[Stored items]
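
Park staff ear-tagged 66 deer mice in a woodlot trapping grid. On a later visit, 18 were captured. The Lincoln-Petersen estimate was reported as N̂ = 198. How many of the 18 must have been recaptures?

R = 6

From N = M·C/R: R = M·C / N = 66·18 / 198 = 1188 / 198 = 6.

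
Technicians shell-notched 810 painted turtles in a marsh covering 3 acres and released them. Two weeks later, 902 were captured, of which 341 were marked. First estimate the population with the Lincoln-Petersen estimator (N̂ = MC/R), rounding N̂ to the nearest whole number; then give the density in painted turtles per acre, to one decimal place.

N̂ = 810·902/341 = 730620/341 ≈ 2142.6 → 2143
Density = N̂ / area = 2143 / 3 ≈ 714.33 → 714.3 per acre

density ≈ 714.3 painted turtles per acre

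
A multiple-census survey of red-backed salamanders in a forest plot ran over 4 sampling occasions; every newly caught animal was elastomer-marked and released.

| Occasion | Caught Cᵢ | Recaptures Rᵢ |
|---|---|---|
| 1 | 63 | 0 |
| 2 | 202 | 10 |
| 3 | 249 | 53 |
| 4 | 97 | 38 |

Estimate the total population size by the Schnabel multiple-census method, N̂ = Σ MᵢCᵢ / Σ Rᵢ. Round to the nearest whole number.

Marked at large before each occasion: Mᵢ = Σⱼ<ᵢ (Cⱼ − Rⱼ) → M1=0, M2=63, M3=255, M4=451
Σ MᵢCᵢ = 0·63 + 63·202 + 255·249 + 451·97 = 0 + 12726 + 63495 + 43747 = 119968
Σ Rᵢ = 0 + 10 + 53 + 38 = 101
N̂ = 119968 / 101 ≈ 1187.8 → 1188

N ≈ 1188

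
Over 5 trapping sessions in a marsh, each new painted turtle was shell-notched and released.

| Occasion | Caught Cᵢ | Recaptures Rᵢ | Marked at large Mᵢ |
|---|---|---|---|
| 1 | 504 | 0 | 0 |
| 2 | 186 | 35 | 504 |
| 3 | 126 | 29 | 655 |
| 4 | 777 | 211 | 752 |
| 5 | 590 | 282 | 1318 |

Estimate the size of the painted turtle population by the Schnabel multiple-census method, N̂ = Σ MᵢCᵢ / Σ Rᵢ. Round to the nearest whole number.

Σ MᵢCᵢ = 0·504 + 504·186 + 655·126 + 752·777 + 1318·590 = 0 + 93744 + 82530 + 584304 + 777620 = 1538198
Σ Rᵢ = 0 + 35 + 29 + 211 + 282 = 557
N̂ = 1538198 / 557 ≈ 2761.6 → 2762

N ≈ 2762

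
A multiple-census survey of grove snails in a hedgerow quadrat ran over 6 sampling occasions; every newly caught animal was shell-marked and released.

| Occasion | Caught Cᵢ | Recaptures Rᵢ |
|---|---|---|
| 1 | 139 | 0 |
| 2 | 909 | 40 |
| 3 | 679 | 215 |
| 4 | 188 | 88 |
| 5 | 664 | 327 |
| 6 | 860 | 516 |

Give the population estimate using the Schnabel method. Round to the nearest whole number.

Marked at large before each occasion: Mᵢ = Σⱼ<ᵢ (Cⱼ − Rⱼ) → M1=0, M2=139, M3=1008, M4=1472, M5=1572, M6=1909
Σ MᵢCᵢ = 0·139 + 139·909 + 1008·679 + 1472·188 + 1572·664 + 1909·860 = 0 + 126351 + 684432 + 276736 + 1043808 + 1641740 = 3773067
Σ Rᵢ = 0 + 40 + 215 + 88 + 327 + 516 = 1186
N̂ = 3773067 / 1186 ≈ 3181.3 → 3181

N ≈ 3181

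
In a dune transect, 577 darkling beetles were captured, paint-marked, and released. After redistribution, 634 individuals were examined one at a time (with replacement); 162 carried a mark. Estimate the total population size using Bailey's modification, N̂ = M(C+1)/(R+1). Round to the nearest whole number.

N̂ = 577·(634+1)/(162+1) = 577·635/163 = 366395/163 ≈ 2247.8 → 2248

N ≈ 2248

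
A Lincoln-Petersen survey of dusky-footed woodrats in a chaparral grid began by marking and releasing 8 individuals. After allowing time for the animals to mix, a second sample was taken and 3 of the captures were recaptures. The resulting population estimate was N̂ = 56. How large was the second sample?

C = 21

From N = M·C/R: C = N·R / M = 56·3 / 8 = 168 / 8 = 21.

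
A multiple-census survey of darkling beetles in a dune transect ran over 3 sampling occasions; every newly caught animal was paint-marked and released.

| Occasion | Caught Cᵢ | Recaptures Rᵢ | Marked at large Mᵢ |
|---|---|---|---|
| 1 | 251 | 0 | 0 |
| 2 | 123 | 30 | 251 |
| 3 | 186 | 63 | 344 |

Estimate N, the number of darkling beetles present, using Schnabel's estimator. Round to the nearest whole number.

Σ MᵢCᵢ = 0·251 + 251·123 + 344·186 = 0 + 30873 + 63984 = 94857
Σ Rᵢ = 0 + 30 + 63 = 93
N̂ = 94857 / 93 ≈ 1020.0 → 1020

N ≈ 1020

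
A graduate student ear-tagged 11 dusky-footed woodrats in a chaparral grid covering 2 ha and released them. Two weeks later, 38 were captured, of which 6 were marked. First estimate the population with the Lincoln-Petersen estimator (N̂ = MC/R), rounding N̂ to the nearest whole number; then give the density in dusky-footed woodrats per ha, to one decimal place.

N̂ = 11·38/6 = 418/6 ≈ 69.7 → 70
Density = N̂ / area = 70 / 2 = 35.0 per ha

density ≈ 35.0 dusky-footed woodrats per ha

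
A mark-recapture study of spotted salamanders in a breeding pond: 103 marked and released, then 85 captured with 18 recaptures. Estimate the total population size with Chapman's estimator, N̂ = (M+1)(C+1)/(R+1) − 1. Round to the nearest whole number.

N̂ = (103+1)(85+1)/(18+1) − 1 = 104·86/19 − 1
= 8944/19 − 1 ≈ 470.7 − 1 ≈ 469.7 → 470

N ≈ 470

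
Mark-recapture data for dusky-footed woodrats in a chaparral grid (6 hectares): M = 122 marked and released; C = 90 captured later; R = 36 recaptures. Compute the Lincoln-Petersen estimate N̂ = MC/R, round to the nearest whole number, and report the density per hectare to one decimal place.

density ≈ 50.8 dusky-footed woodrats per hectare

N̂ = 122·90/36 = 10980/36 = 305
Density = N̂ / area = 305 / 6 ≈ 50.83 → 50.8 per hectare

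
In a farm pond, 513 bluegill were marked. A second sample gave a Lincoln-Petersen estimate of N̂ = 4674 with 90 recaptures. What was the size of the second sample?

C = 820

From N = M·C/R: C = N·R / M = 4674·90 / 513 = 420660 / 513 = 820.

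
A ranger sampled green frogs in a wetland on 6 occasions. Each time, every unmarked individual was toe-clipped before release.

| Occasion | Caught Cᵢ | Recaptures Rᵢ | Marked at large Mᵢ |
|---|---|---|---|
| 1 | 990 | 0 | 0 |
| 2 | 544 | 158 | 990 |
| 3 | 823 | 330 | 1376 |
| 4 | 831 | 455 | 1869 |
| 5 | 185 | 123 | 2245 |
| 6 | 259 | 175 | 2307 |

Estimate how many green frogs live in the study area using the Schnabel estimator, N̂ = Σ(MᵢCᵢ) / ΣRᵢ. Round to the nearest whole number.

N ≈ 3414

Σ MᵢCᵢ = 0·990 + 990·544 + 1376·823 + 1869·831 + 2245·185 + 2307·259 = 0 + 538560 + 1132448 + 1553139 + 415325 + 597513 = 4236985
Σ Rᵢ = 0 + 158 + 330 + 455 + 123 + 175 = 1241
N̂ = 4236985 / 1241 ≈ 3414.2 → 3414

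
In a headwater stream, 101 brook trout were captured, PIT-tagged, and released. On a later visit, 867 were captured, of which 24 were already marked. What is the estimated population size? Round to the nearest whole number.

N ≈ 3649

Lincoln-Petersen assumes M/N = R/C, so N = M·C / R.
N = (101 × 867) / 24 = 87567 / 24 ≈ 3648.6 → 3649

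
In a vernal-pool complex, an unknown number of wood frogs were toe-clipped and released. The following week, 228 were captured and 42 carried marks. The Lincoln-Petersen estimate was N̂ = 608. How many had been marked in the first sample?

From N = M·C/R: M = N·R / C = 608·42 / 228 = 25536 / 228 = 112.

M = 112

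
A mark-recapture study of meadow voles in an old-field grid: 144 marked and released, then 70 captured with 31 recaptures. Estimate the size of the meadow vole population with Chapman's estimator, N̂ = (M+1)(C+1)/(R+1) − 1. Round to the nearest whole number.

N̂ = (144+1)(70+1)/(31+1) − 1 = 145·71/32 − 1
= 10295/32 − 1 ≈ 321.7 − 1 ≈ 320.7 → 321

N ≈ 321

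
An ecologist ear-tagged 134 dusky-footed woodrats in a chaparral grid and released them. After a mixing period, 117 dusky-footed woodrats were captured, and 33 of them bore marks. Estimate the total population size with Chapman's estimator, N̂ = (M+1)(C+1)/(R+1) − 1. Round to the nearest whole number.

N ≈ 468

N̂ = (134+1)(117+1)/(33+1) − 1 = 135·118/34 − 1
= 15930/34 − 1 ≈ 468.5 − 1 ≈ 467.5 → 468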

- _What to do_:
From the first line of the entries above to the line with "A multiple-census survey of grove", please return every line exactly, keeping both ends.

- _Task solution_:
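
Park staff ear-tagged 66 deer mice in a woodlot trapping grid. On a later visit, 18 were captured. The Lincoln-Petersen estimate was reported as N̂ = 198. How many of the 18 must have been recaptures?

R = 6

From N = M·C/R: R = M·C / N = 66·18 / 198 = 1188 / 198 = 6.

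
Technicians shell-notched 810 painted turtles in a marsh covering 3 acres and released them. Two weeks later, 902 were captured, of which 341 were marked. First estimate the population with the Lincoln-Petersen estimator (N̂ = MC/R), rounding N̂ to the nearest whole number; then give the density in painted turtles per acre, to one decimal place.

N̂ = 810·902/341 = 730620/341 ≈ 2142.6 → 2143
Density = N̂ / area = 2143 / 3 ≈ 714.33 → 714.3 per acre

density ≈ 714.3 painted turtles per acre

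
A multiple-census survey of red-backed salamanders in a forest plot ran over 4 sampling occasions; every newly caught animal was elastomer-marked and released.

| Occasion | Caught Cᵢ | Recaptures Rᵢ |
|---|---|---|
| 1 | 63 | 0 |
| 2 | 202 | 10 |
| 3 | 249 | 53 |
| 4 | 97 | 38 |

Estimate the total population size by the Schnabel multiple-census method, N̂ = Σ MᵢCᵢ / Σ Rᵢ. Round to the nearest whole number.

Marked at large before each occasion: Mᵢ = Σⱼ<ᵢ (Cⱼ − Rⱼ) → M1=0, M2=63, M3=255, M4=451
Σ MᵢCᵢ = 0·63 + 63·202 + 255·249 + 451·97 = 0 + 12726 + 63495 + 43747 = 119968
Σ Rᵢ = 0 + 10 + 53 + 38 = 101
N̂ = 119968 / 101 ≈ 1187.8 → 1188

N ≈ 1188

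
Over 5 trapping sessions in a marsh, each new painted turtle was shell-notched and released.

| Occasion | Caught Cᵢ | Recaptures Rᵢ | Marked at large Mᵢ |
|---|---|---|---|
| 1 | 504 | 0 | 0 |
| 2 | 186 | 35 | 504 |
| 3 | 126 | 29 | 655 |
| 4 | 777 | 211 | 752 |
| 5 | 590 | 282 | 1318 |

Estimate the size of the painted turtle population by the Schnabel multiple-census method, N̂ = Σ MᵢCᵢ / Σ Rᵢ. Round to the nearest whole number.

Σ MᵢCᵢ = 0·504 + 504·186 + 655·126 + 752·777 + 1318·590 = 0 + 93744 + 82530 + 584304 + 777620 = 1538198
Σ Rᵢ = 0 + 35 + 29 + 211 + 282 = 557
N̂ = 1538198 / 557 ≈ 2761.6 → 2762

N ≈ 2762

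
A multiple-census survey of grove snails in a hedgerow quadrat ran over 6 sampling occasions; every newly caught animal was shell-marked and released.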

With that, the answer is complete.